● **Data listing**
○ ○ ○ ○ ○
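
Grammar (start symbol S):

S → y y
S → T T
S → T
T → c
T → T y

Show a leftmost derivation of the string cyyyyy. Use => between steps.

S=>T=>Ty=>Tyy=>Tyyy=>Tyyyy=>Tyyyyy=>cyyyyy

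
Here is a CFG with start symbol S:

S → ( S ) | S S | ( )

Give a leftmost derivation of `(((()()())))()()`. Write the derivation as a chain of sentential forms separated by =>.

S => SS   [S → S S]
SS => SSS   [S → S S]
SSS => (S)SS   [S → ( S )]
(S)SS => ((S))SS   [S → ( S )]
((S))SS => (((S)))SS   [S → ( S )]
(((S)))SS => (((SS)))SS   [S → S S]
(((SS)))SS => (((SSS)))SS   [S → S S]
(((SSS)))SS => (((()SS)))SS   [S → ( )]
(((()SS)))SS => (((()()S)))SS   [S → ( )]
(((()()S)))SS => (((()()())))SS   [S → ( )]
(((()()())))SS => (((()()())))()S   [S → ( )]
(((()()())))()S => (((()()())))()()   [S → ( )]

S=>SS=>SSS=>(S)SS=>((S))SS=>(((S)))SS=>(((SS)))SS=>(((SSS)))SS=>(((()SS)))SS=>(((()()S)))SS=>(((()()())))SS=>(((()()())))()S=>(((()()())))()()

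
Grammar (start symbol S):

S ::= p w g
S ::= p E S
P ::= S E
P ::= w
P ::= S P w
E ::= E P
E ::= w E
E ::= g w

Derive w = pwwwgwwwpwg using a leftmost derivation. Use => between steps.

S => pES => pEPS => pwEPS => pwwEPS => pwwwEPS => pwwwEPPS => pwwwgwPPS => pwwwgwwPS => pwwwgwwwS => pwwwgwwwpwg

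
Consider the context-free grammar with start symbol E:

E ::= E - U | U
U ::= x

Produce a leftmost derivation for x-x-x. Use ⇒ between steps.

E ⇒ E-U ⇒ E-U-U ⇒ U-U-U ⇒ x-U-U ⇒ x-x-U ⇒ x-x-x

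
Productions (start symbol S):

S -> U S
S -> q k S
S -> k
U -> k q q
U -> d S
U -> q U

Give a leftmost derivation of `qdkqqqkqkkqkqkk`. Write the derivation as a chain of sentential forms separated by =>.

S => US   [S -> U S]
US => qUS   [U -> q U]
qUS => qdSS   [U -> d S]
qdSS => qdUSS   [S -> U S]
qdUSS => qdkqqSS   [U -> k q q]
qdkqqSS => qdkqqqkSS   [S -> q k S]
qdkqqqkSS => qdkqqqkqkSS   [S -> q k S]
qdkqqqkqkSS => qdkqqqkqkkS   [S -> k]
qdkqqqkqkkS => qdkqqqkqkkqkS   [S -> q k S]
qdkqqqkqkkqkS => qdkqqqkqkkqkqkS   [S -> q k S]
qdkqqqkqkkqkqkS => qdkqqqkqkkqkqkk   [S -> k]

S => US => qUS => qdSS => qdUSS => qdkqqSS => qdkqqqkSS => qdkqqqkqkSS => qdkqqqkqkkS => qdkqqqkqkkqkS => qdkqqqkqkkqkqkS => qdkqqqkqkkqkqkk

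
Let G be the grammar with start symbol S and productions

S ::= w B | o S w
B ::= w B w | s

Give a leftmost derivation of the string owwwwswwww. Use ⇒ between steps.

S ⇒ oSw   [S ::= o S w]
oSw ⇒ owBw   [S ::= w B]
owBw ⇒ owwBww   [B ::= w B w]
owwBww ⇒ owwwBwww   [B ::= w B w]
owwwBwww ⇒ owwwwBwwww   [B ::= w B w]
owwwwBwwww ⇒ owwwwswwww   [B ::= s]

S ⇒ oSw ⇒ owBw ⇒ owwBww ⇒ owwwBwww ⇒ owwwwBwwww ⇒ owwwwswwww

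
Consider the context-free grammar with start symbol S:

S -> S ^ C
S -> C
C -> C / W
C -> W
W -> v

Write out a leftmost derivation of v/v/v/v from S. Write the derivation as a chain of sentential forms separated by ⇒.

S ⇒ C   [S -> C]
C ⇒ C/W   [C -> C / W]
C/W ⇒ C/W/W   [C -> C / W]
C/W/W ⇒ C/W/W/W   [C -> C / W]
C/W/W/W ⇒ W/W/W/W   [C -> W]
W/W/W/W ⇒ v/W/W/W   [W -> v]
v/W/W/W ⇒ v/v/W/W   [W -> v]
v/v/W/W ⇒ v/v/v/W   [W -> v]
v/v/v/W ⇒ v/v/v/v   [W -> v]

S⇒C⇒C/W⇒C/W/W⇒C/W/W/W⇒W/W/W/W⇒v/W/W/W⇒v/v/W/W⇒v/v/v/W⇒v/v/v/v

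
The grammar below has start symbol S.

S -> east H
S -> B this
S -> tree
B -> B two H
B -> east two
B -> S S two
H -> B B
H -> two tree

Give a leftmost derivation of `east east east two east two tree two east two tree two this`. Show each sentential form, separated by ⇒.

S ⇒ B this ⇒ S S two this ⇒ east H S two this ⇒ east B B S two this ⇒ east S S two B S two this ⇒ east east H S two B S two this ⇒ east east B B S two B S two this ⇒ east east east two B S two B S two this ⇒ east east east two east two S two B S two this ⇒ east east east two east two tree two B S two this ⇒ east east east two east two tree two east two S two this ⇒ east east east two east two tree two east two tree two this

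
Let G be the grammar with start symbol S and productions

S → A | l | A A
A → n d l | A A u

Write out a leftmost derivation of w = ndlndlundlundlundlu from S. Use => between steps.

S=>A=>AAu=>AAuAu=>AAuAuAu=>AAuAuAuAu=>ndlAuAuAuAu=>ndlndluAuAuAu=>ndlndlundluAuAu=>ndlndlundlundluAu=>ndlndlundlundlundlu

S => A   [S → A]
A => AAu   [A → A A u]
AAu => AAuAu   [A → A A u]
AAuAu => AAuAuAu   [A → A A u]
AAuAuAu => AAuAuAuAu   [A → A A u]
AAuAuAuAu => ndlAuAuAuAu   [A → n d l]
ndlAuAuAuAu => ndlndluAuAuAu   [A → n d l]
ndlndluAuAuAu => ndlndlundluAuAu   [A → n d l]
ndlndlundluAuAu => ndlndlundlundluAu   [A → n d l]
ndlndlundlundluAu => ndlndlundlundlundlu   [A → n d l]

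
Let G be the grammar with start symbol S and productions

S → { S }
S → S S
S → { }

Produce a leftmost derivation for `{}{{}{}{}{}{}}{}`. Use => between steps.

S => SS => {}S => {}SS => {}{S}S => {}{SS}S => {}{SSS}S => {}{{}SS}S => {}{{}{}S}S => {}{{}{}SS}S => {}{{}{}SSS}S => {}{{}{}{}SS}S => {}{{}{}{}{}S}S => {}{{}{}{}{}{}}S => {}{{}{}{}{}{}}{}

S => SS   [S → S S]
SS => {}S   [S → { }]
{}S => {}SS   [S → S S]
{}SS => {}{S}S   [S → { S }]
{}{S}S => {}{SS}S   [S → S S]
{}{SS}S => {}{SSS}S   [S → S S]
{}{SSS}S => {}{{}SS}S   [S → { }]
{}{{}SS}S => {}{{}{}S}S   [S → { }]
{}{{}{}S}S => {}{{}{}SS}S   [S → S S]
{}{{}{}SS}S => {}{{}{}SSS}S   [S → S S]
{}{{}{}SSS}S => {}{{}{}{}SS}S   [S → { }]
{}{{}{}{}SS}S => {}{{}{}{}{}S}S   [S → { }]
{}{{}{}{}{}S}S => {}{{}{}{}{}{}}S   [S → { }]
{}{{}{}{}{}{}}S => {}{{}{}{}{}{}}{}   [S → { }]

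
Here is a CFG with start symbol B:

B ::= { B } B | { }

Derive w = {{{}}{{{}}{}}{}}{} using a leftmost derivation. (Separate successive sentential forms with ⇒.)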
○ ○ ○ ○ ○
● **Required action**
For every line in the data above that holds "free", return the line itself.

● **Written answer**
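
Consider the context-free grammar with start symbol E:
Consider the context-free grammar with start symbol S: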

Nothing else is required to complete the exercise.